[[ GIVEN INFORMATION, beginning ]]

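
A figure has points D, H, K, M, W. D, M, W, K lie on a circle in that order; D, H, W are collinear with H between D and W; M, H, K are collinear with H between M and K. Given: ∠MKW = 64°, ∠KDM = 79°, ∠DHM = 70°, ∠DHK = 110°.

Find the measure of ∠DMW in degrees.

∠DMW = 61°

1. ∠MDW = 64°  [same arc MW]
2. ∠KWM = 101°  [cyclic DMWK, opposite ∠D+∠W]
3. ∠MHW = 110°  [linear pair at H on DW]
4. ∠KMW = 15°  [△MWK]
5. ∠DWM = 55°  [△MHW]
6. ∠DMW = 61°  [△DMW]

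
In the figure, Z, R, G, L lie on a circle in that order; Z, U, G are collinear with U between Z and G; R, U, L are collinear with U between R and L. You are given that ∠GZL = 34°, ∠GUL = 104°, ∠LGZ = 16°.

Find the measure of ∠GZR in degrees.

∠GZR = 60°

1. ∠RUZ = 104°  [vertical angles at U]
2. ∠LRZ = 16°  [same arc ZL]
3. ∠GZR = 60°  [△ZUR]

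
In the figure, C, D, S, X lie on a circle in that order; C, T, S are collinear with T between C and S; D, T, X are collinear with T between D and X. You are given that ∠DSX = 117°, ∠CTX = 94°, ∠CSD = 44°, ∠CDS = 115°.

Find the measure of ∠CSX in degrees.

1. ∠CXD = 44°  [same arc CD]
2. ∠CXS = 65°  [cyclic CDSX, opposite ∠D+∠X]
3. ∠SCX = 42°  [△CTX]
4. ∠CSX = 73°  [△CSX]

∠CSX = 73°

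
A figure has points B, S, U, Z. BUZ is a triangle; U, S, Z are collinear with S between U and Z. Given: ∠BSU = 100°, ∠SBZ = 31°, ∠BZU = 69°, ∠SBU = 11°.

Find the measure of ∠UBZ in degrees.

1. ∠BUS = 69°  [△BUS]
2. ∠BUZ = 69°  [S on ray UZ]
3. ∠UBZ = 42°  [△BUZ]

∠UBZ = 42°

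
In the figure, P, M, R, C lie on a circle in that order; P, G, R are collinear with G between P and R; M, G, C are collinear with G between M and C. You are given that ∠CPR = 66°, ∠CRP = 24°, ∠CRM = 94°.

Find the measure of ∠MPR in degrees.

1. ∠CMR = 66°  [same arc RC]
2. ∠MCR = 20°  [△MRC]
3. ∠MPR = 20°  [same arc MR]

∠MPR = 20°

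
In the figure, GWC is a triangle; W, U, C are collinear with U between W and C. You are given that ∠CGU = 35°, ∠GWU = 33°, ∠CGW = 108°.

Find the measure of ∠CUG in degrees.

1. ∠CWG = 33°  [U on ray WC]
2. ∠GCW = 39°  [△GWC]
3. ∠GCU = 39°  [U on ray CW]
4. ∠CUG = 106°  [△GUC]

∠CUG = 106°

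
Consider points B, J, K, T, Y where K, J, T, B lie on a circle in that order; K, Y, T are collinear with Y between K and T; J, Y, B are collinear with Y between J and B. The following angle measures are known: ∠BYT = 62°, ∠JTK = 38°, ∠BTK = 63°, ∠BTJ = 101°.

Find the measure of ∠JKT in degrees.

1. ∠JYK = 62°  [vertical angles at Y]
2. ∠BJK = 63°  [same arc KB]
3. ∠JKT = 55°  [△KYJ]

∠JKT = 55°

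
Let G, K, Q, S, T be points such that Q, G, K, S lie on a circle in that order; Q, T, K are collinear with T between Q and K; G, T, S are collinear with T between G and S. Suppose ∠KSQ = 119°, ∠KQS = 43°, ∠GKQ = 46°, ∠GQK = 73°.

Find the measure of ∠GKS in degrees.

1. ∠KGS = 43°  [same arc KS]
2. ∠GSK = 73°  [same arc GK]
3. ∠GKS = 64°  [△GKS]

∠GKS = 64°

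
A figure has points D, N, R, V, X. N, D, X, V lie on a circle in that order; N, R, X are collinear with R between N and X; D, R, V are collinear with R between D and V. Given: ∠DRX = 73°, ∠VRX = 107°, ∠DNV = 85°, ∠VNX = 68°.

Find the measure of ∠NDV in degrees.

1. ∠NRV = 73°  [vertical angles at R]
2. ∠DVN = 39°  [△NRV]
3. ∠NDV = 56°  [△NDV]

∠NDV = 56°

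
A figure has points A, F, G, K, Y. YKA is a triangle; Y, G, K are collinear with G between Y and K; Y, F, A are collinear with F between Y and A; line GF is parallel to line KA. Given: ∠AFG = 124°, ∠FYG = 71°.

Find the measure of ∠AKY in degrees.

∠AKY = 53°

1. ∠GFY = 56°  [linear pair at F on YA]
2. ∠FGY = 53°  [△YGF]
3. ∠AKY = 53°  [GF∥KA, corresponding at G]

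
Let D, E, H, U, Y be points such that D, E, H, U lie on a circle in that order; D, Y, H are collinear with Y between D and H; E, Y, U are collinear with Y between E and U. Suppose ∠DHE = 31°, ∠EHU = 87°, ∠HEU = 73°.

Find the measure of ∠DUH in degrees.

∠DUH = 51°

1. ∠DUE = 31°  [same arc DE]
2. ∠EDU = 93°  [cyclic DEHU, opposite ∠D+∠H]
3. ∠HDU = 73°  [same arc HU]
4. ∠DEU = 56°  [△DEU]
5. ∠DHU = 56°  [same arc DU]
6. ∠DUH = 51°  [△DHU]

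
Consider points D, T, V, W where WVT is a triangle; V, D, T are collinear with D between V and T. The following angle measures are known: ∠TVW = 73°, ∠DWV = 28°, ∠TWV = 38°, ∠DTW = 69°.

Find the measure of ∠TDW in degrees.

∠TDW = 101°

1. ∠DVW = 73°  [D on ray VT]
2. ∠VDW = 79°  [△WVD]
3. ∠TDW = 101°  [linear pair at D on VT]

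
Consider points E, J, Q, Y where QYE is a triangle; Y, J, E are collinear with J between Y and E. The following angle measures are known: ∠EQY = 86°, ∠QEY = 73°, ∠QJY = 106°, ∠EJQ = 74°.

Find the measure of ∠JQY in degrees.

1. ∠EYQ = 21°  [△QYE]
2. ∠JYQ = 21°  [J on ray YE]
3. ∠JQY = 53°  [△QYJ]

∠JQY = 53°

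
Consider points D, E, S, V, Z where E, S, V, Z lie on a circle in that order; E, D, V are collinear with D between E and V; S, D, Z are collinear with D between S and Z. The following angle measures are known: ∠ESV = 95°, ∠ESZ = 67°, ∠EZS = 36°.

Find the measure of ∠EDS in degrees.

∠EDS = 64°

1. ∠EVS = 36°  [same arc ES]
2. ∠SEV = 49°  [△ESV]
3. ∠EDS = 64°  [△EDS]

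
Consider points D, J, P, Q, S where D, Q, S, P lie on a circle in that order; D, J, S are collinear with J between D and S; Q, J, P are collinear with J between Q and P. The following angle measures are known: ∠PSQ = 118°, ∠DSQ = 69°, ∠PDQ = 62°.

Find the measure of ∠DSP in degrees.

∠DSP = 49°

1. ∠DPQ = 69°  [same arc DQ]
2. ∠DQP = 49°  [△DQP]
3. ∠DSP = 49°  [same arc DP]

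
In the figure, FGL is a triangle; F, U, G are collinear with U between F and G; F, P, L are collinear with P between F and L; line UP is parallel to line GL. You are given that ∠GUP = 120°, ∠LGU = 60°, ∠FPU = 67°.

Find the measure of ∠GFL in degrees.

1. ∠FGL = 60°  [U on ray GF]
2. ∠FLG = 67°  [UP∥GL, corresponding at P]
3. ∠GFL = 53°  [△FGL]

∠GFL = 53°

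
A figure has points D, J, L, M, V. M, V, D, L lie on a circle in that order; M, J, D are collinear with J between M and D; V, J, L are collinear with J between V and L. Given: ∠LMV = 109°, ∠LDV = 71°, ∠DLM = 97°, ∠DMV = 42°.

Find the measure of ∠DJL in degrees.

∠DJL = 122°

1. ∠DVM = 83°  [cyclic MVDL, opposite ∠V+∠L]
2. ∠DLV = 42°  [same arc VD]
3. ∠MDV = 55°  [△MVD]
4. ∠DVL = 67°  [△VDL]
5. ∠MLV = 55°  [same arc MV]
6. ∠DML = 67°  [same arc DL]
7. ∠LJM = 58°  [△MJL]
8. ∠DJL = 122°  [linear pair at J on MD]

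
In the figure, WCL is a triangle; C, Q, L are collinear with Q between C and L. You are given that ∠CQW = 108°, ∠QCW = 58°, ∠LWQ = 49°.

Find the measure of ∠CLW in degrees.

1. ∠LQW = 72°  [linear pair at Q on CL]
2. ∠QLW = 59°  [△WQL]
3. ∠CLW = 59°  [Q on ray LC]

∠CLW = 59°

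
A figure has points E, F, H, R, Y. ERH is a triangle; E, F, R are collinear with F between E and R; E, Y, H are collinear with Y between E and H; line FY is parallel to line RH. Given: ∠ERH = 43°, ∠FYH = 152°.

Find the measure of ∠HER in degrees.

∠HER = 109°

1. ∠EFY = 43°  [FY∥RH, corresponding at F]
2. ∠EYF = 28°  [linear pair at Y on EH]
3. ∠FEY = 109°  [△EFY]
4. ∠HER = 109°  [F on ER, Y on EH]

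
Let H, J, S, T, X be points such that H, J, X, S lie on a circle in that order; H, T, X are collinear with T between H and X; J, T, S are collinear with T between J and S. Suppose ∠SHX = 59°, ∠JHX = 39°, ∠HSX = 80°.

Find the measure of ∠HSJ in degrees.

1. ∠SJX = 59°  [same arc XS]
2. ∠HXS = 41°  [△HXS]
3. ∠JSX = 39°  [same arc JX]
4. ∠JXS = 82°  [△JXS]
5. ∠HJS = 41°  [same arc HS]
6. ∠JHS = 98°  [cyclic HJXS, opposite ∠H+∠X]
7. ∠HSJ = 41°  [△HJS]

∠HSJ = 41°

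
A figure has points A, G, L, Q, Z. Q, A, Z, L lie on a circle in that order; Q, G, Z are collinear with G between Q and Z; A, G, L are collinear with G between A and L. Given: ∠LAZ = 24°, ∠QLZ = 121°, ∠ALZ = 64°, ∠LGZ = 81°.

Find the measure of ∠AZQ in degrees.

1. ∠QAZ = 59°  [cyclic QAZL, opposite ∠A+∠L]
2. ∠AQZ = 64°  [same arc AZ]
3. ∠AZQ = 57°  [△QAZ]

∠AZQ = 57°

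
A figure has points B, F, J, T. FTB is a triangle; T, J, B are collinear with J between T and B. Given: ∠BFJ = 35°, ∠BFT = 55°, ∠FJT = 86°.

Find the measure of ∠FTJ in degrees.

∠FTJ = 74°

1. ∠BJF = 94°  [linear pair at J on TB]
2. ∠FBJ = 51°  [△FJB]
3. ∠FBT = 51°  [J on ray BT]
4. ∠BTF = 74°  [△FTB]
5. ∠FTJ = 74°  [J on ray TB]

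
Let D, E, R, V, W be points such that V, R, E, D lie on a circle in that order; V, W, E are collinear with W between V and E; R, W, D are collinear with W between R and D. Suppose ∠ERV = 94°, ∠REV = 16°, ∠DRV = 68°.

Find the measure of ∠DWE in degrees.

∠DWE = 42°

1. ∠EVR = 70°  [△VRE]
2. ∠DEV = 68°  [same arc VD]
3. ∠EDR = 70°  [same arc RE]
4. ∠DWE = 42°  [△EWD]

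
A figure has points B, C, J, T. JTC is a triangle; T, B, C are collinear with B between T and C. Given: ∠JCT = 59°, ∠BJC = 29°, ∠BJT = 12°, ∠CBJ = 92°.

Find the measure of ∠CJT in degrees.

∠CJT = 41°

1. ∠JBT = 88°  [linear pair at B on TC]
2. ∠BTJ = 80°  [△JTB]
3. ∠CTJ = 80°  [B on ray TC]
4. ∠CJT = 41°  [△JTC]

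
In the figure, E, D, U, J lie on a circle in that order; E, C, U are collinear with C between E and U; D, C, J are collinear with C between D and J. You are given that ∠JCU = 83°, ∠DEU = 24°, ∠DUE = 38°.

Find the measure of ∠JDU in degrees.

∠JDU = 45°

1. ∠DCE = 83°  [vertical angles at C]
2. ∠DCU = 97°  [linear pair at C on EU]
3. ∠JDU = 45°  [△DCU]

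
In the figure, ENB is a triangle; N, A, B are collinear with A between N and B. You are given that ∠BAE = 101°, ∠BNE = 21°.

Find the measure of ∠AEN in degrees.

∠AEN = 80°

1. ∠EAN = 79°  [linear pair at A on NB]
2. ∠ANE = 21°  [A on ray NB]
3. ∠AEN = 80°  [△ENA]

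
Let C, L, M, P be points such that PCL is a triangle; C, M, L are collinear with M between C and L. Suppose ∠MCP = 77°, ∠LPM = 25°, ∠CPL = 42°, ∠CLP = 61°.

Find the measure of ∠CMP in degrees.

1. ∠MLP = 61°  [M on ray LC]
2. ∠LMP = 94°  [△PML]
3. ∠CMP = 86°  [linear pair at M on CL]

∠CMP = 86°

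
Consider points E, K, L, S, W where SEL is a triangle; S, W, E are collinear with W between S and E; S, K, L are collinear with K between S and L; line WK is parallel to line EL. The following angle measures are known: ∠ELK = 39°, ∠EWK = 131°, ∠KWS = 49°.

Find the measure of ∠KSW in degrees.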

[[ GIVEN INFORMATION, end ]]

#### EXERCISE
From the material above, retype precisely the lines between the line holding "Find the measure of ∠AZQ in degrees." and the line holding "In the figure, ENB", inclusive, and nothing beyond them.

#### EXERCISE RESULT
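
Find the measure of ∠AZQ in degrees.

1. ∠QAZ = 59°  [cyclic QAZL, opposite ∠A+∠L]
2. ∠AQZ = 64°  [same arc AZ]
3. ∠AZQ = 57°  [△QAZ]

∠AZQ = 57°

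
A figure has points B, F, J, T. FTB is a triangle; T, J, B are collinear with J between T and B. Given: ∠BFJ = 35°, ∠BFT = 55°, ∠FJT = 86°.

Find the measure of ∠FTJ in degrees.

∠FTJ = 74°

1. ∠BJF = 94°  [linear pair at J on TB]
2. ∠FBJ = 51°  [△FJB]
3. ∠FBT = 51°  [J on ray BT]
4. ∠BTF = 74°  [△FTB]
5. ∠FTJ = 74°  [J on ray TB]

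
Let D, E, R, V, W be points such that V, R, E, D lie on a circle in that order; V, W, E are collinear with W between V and E; R, W, D are collinear with W between R and D. Suppose ∠ERV = 94°, ∠REV = 16°, ∠DRV = 68°.

Find the measure of ∠DWE in degrees.

∠DWE = 42°

1. ∠EVR = 70°  [△VRE]
2. ∠DEV = 68°  [same arc VD]
3. ∠EDR = 70°  [same arc RE]
4. ∠DWE = 42°  [△EWD]

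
A figure has points B, C, J, T. JTC is a triangle; T, B, C are collinear with B between T and C. Given: ∠JCT = 59°, ∠BJC = 29°, ∠BJT = 12°, ∠CBJ = 92°.

Find the measure of ∠CJT in degrees.

∠CJT = 41°

1. ∠JBT = 88°  [linear pair at B on TC]
2. ∠BTJ = 80°  [△JTB]
3. ∠CTJ = 80°  [B on ray TC]
4. ∠CJT = 41°  [△JTC]

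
In the figure, E, D, U, J lie on a circle in that order; E, C, U are collinear with C between E and U; D, C, J are collinear with C between D and J. You are given that ∠JCU = 83°, ∠DEU = 24°, ∠DUE = 38°.

Find the measure of ∠JDU in degrees.

∠JDU = 45°

1. ∠DCE = 83°  [vertical angles at C]
2. ∠DCU = 97°  [linear pair at C on EU]
3. ∠JDU = 45°  [△DCU]

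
In the figure, ENB is a triangle; N, A, B are collinear with A between N and B. You are given that ∠BAE = 101°, ∠BNE = 21°.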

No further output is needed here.